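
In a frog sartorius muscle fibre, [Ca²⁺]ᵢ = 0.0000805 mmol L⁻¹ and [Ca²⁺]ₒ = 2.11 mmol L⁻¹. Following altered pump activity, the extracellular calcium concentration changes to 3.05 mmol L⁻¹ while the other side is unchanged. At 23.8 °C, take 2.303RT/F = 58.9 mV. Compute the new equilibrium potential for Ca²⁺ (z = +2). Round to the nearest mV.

After the shift: [Ca²⁺]_out = 3.05, [Ca²⁺]_in = 0.0000805 mmol L⁻¹.
E_new = (58.9/2)·log₁₀(3.05/0.0000805) = 29.45 · (4.5785) = 134.84 mV

135 mV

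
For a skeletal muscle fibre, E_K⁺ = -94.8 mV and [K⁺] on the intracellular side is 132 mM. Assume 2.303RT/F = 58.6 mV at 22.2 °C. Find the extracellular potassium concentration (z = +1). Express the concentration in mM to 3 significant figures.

Nernst: E = (58.6/1) · log₁₀([out]/[in]), so log₁₀([out]/[in]) = -94.8 × 1 / 58.6 = -1.6177.
[out]/[in] = 10^(-1.6177) = 0.02411.
[out] = 0.02411 × 132 = 3.183 mM.

3.18 mM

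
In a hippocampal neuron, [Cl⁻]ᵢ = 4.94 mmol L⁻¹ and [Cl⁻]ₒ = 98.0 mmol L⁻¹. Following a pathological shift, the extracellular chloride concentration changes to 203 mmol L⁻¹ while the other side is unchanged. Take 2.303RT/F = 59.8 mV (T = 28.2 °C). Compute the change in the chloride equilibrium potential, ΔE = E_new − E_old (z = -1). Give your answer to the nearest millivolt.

E_old = (59.8/-1)·log₁₀(98.0/4.94) = -77.59 mV
E_new = (59.8/-1)·log₁₀(203/4.94) = -96.50 mV
ΔE = -96.50 − (-77.59) = -18.91 mV

-19 mV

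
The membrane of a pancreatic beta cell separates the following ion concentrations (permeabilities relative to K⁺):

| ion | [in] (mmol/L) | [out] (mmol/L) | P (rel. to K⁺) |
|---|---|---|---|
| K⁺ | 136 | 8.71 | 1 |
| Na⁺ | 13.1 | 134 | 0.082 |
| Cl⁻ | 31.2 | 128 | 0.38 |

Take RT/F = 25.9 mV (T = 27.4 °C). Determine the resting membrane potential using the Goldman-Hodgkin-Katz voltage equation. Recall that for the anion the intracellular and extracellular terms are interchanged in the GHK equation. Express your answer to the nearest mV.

Vm = 25.9 · ln[(Σ P·[cation]ₒ + Σ P·[anion]ᵢ) / (Σ P·[cation]ᵢ + Σ P·[anion]ₒ)]
Numerator = 1×8.71 + 0.082×134 + 0.38×31.2 = 31.55
Denominator = 1×136 + 0.082×13.1 + 0.38×128 = 185.7
Vm = 25.9 · ln(0.16991) = 25.9 × (-1.7725) = -45.91 mV

-46 mV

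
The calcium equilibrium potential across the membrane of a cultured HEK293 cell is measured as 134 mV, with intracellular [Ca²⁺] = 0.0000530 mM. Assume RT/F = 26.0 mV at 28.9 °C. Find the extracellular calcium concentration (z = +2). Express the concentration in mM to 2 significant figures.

Nernst: E = (26.0/2) · ln([out]/[in]), so ln([out]/[in]) = 134.0 × 2 / 26.0 = 10.3077.
[out]/[in] = e^(10.3077) = 2.996e+04.
[out] = 2.996e+04 × 0.0000530 = 1.588 mM.

1.6 mM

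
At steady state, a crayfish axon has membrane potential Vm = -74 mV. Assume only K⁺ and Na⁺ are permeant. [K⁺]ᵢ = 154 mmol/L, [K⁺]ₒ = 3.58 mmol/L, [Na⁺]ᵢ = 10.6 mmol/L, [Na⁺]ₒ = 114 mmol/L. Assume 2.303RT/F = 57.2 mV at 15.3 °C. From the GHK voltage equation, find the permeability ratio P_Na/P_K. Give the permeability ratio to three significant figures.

Let α = P_Na/P_K. GHK: Vm = 57.2·log₁₀[(Kₒ + α·Naₒ)/(Kᵢ + α·Naᵢ)].
10^(Vm/57.2) = 10^(-74.0/57.2) = 0.05085
So 0.05085·(Kᵢ + α·Naᵢ) = Kₒ + α·Naₒ → α = (0.05085·154.0 − 3.58) / (114.0 − 0.05085·10.6)
α = (7.831 − 3.58) / (114.0 − 0.539) = 4.251/113.5 = 0.03747

0.0375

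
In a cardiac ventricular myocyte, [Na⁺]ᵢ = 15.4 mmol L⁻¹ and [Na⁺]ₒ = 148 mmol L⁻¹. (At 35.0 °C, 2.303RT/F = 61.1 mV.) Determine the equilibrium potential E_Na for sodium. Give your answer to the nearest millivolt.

E = (61.1/z) · log₁₀([Na⁺]_out/[Na⁺]_in) with z = +1.
= (61.1/1) · log₁₀(148/15.4) = 61.10 · log₁₀(9.61)
= 61.10 · (0.9827) = 60.05 mV

60 mV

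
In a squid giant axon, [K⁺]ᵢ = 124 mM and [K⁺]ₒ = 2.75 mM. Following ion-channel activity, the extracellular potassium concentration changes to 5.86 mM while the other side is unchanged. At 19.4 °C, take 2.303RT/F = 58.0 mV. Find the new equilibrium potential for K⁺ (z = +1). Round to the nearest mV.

-77 mV

After the shift: [K⁺]_out = 5.86, [K⁺]_in = 124 mM.
E_new = (58.0/1)·log₁₀(5.86/124) = 58.00 · (-1.3255) = -76.88 mV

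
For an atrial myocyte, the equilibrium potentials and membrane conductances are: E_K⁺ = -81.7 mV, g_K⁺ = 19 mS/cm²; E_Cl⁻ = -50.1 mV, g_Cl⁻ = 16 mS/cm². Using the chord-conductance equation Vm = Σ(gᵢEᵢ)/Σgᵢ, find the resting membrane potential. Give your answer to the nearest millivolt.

Σ gᵢEᵢ = 19·(-81.7) + 16·(-50.1) = -2353.90
Σ gᵢ = 19 + 16 = 35
Vm = -2353.90 / 35 = -67.25 mV

-67 mV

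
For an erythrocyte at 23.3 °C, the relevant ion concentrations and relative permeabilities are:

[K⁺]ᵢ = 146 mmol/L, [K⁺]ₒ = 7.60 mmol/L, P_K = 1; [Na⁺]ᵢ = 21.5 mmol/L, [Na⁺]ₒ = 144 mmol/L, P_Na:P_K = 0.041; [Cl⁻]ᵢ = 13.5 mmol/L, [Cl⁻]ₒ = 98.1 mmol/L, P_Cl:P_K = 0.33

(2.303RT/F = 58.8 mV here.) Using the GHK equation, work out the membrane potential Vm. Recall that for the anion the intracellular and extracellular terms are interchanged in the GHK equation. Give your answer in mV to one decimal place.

-58.8 mV

Vm = 58.8 · log₁₀[(Σ P·[cation]ₒ + Σ P·[anion]ᵢ) / (Σ P·[cation]ᵢ + Σ P·[anion]ₒ)]
Numerator = 1×7.60 + 0.041×144 + 0.33×13.5 = 17.96
Denominator = 1×146 + 0.041×21.5 + 0.33×98.1 = 179.3
Vm = 58.8 · log₁₀(0.10019) = 58.8 × (-0.9992) = -58.75 mV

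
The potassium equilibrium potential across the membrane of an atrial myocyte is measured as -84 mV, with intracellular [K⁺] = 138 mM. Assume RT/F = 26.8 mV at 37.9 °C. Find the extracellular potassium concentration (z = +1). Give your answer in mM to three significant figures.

6.01 mM

Nernst: E = (26.8/1) · ln([out]/[in]), so ln([out]/[in]) = -84.0 × 1 / 26.8 = -3.1343.
[out]/[in] = e^(-3.1343) = 0.04353.
[out] = 0.04353 × 138 = 6.007 mM.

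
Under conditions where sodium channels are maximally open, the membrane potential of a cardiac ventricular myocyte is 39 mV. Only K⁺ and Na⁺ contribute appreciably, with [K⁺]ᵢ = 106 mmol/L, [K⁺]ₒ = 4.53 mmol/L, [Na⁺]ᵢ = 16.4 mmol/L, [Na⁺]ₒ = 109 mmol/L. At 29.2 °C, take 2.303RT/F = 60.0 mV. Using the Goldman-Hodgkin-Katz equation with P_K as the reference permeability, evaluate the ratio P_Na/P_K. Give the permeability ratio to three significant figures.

13.1

Let α = P_Na/P_K. GHK: Vm = 60.0·log₁₀[(Kₒ + α·Naₒ)/(Kᵢ + α·Naᵢ)].
10^(Vm/60.0) = 10^(39.0/60.0) = 4.4668
So 4.4668·(Kᵢ + α·Naᵢ) = Kₒ + α·Naₒ → α = (4.4668·106.0 − 4.53) / (109.0 − 4.4668·16.4)
α = (473.5 − 4.53) / (109.0 − 73.26) = 469/35.74 = 13.12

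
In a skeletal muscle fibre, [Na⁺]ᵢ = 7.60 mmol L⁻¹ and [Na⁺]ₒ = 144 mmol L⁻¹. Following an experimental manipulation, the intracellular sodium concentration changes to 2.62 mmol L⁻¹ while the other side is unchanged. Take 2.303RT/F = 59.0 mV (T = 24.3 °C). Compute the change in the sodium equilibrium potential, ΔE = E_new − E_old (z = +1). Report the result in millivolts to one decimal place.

27.3 mV

E_old = (59.0/1)·log₁₀(144/7.60) = 75.38 mV
E_new = (59.0/1)·log₁₀(144/2.62) = 102.66 mV
ΔE = 102.66 − (75.38) = 27.29 mV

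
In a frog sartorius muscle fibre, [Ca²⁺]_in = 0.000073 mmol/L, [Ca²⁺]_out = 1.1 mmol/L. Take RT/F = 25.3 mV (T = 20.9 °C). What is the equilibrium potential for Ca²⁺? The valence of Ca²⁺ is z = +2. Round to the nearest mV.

122 mV

E = (25.3/z) · ln([Ca²⁺]_out/[Ca²⁺]_in) with z = +2.
= (25.3/2) · ln(1.1/0.000073) = 12.65 · ln(1.507e+04)
= 12.65 · (9.6204) = 121.70 mV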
* * * * *
◆ **Exercise aim**
Set every line down again exactly. Begin with the first line of the entries and finish with the line containing "128 | 0.38 |".

◆ **Task result**
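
In a frog sartorius muscle fibre, [Ca²⁺]ᵢ = 0.0000805 mmol L⁻¹ and [Ca²⁺]ₒ = 2.11 mmol L⁻¹. Following altered pump activity, the extracellular calcium concentration changes to 3.05 mmol L⁻¹ while the other side is unchanged. At 23.8 °C, take 2.303RT/F = 58.9 mV. Compute the new equilibrium potential for Ca²⁺ (z = +2). Round to the nearest mV.

After the shift: [Ca²⁺]_out = 3.05, [Ca²⁺]_in = 0.0000805 mmol L⁻¹.
E_new = (58.9/2)·log₁₀(3.05/0.0000805) = 29.45 · (4.5785) = 134.84 mV

135 mV

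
For a skeletal muscle fibre, E_K⁺ = -94.8 mV and [K⁺] on the intracellular side is 132 mM. Assume 2.303RT/F = 58.6 mV at 22.2 °C. Find the extracellular potassium concentration (z = +1). Express the concentration in mM to 3 significant figures.

Nernst: E = (58.6/1) · log₁₀([out]/[in]), so log₁₀([out]/[in]) = -94.8 × 1 / 58.6 = -1.6177.
[out]/[in] = 10^(-1.6177) = 0.02411.
[out] = 0.02411 × 132 = 3.183 mM.

3.18 mM

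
In a hippocampal neuron, [Cl⁻]ᵢ = 4.94 mmol L⁻¹ and [Cl⁻]ₒ = 98.0 mmol L⁻¹. Following a pathological shift, the extracellular chloride concentration changes to 203 mmol L⁻¹ while the other side is unchanged. Take 2.303RT/F = 59.8 mV (T = 28.2 °C). Compute the change in the chloride equilibrium potential, ΔE = E_new − E_old (z = -1). Give your answer to the nearest millivolt.

E_old = (59.8/-1)·log₁₀(98.0/4.94) = -77.59 mV
E_new = (59.8/-1)·log₁₀(203/4.94) = -96.50 mV
ΔE = -96.50 − (-77.59) = -18.91 mV

-19 mV

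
The membrane of a pancreatic beta cell separates the following ion concentrations (permeabilities relative to K⁺):

| ion | [in] (mmol/L) | [out] (mmol/L) | P (rel. to K⁺) |
|---|---|---|---|
| K⁺ | 136 | 8.71 | 1 |
| Na⁺ | 13.1 | 134 | 0.082 |
| Cl⁻ | 31.2 | 128 | 0.38 |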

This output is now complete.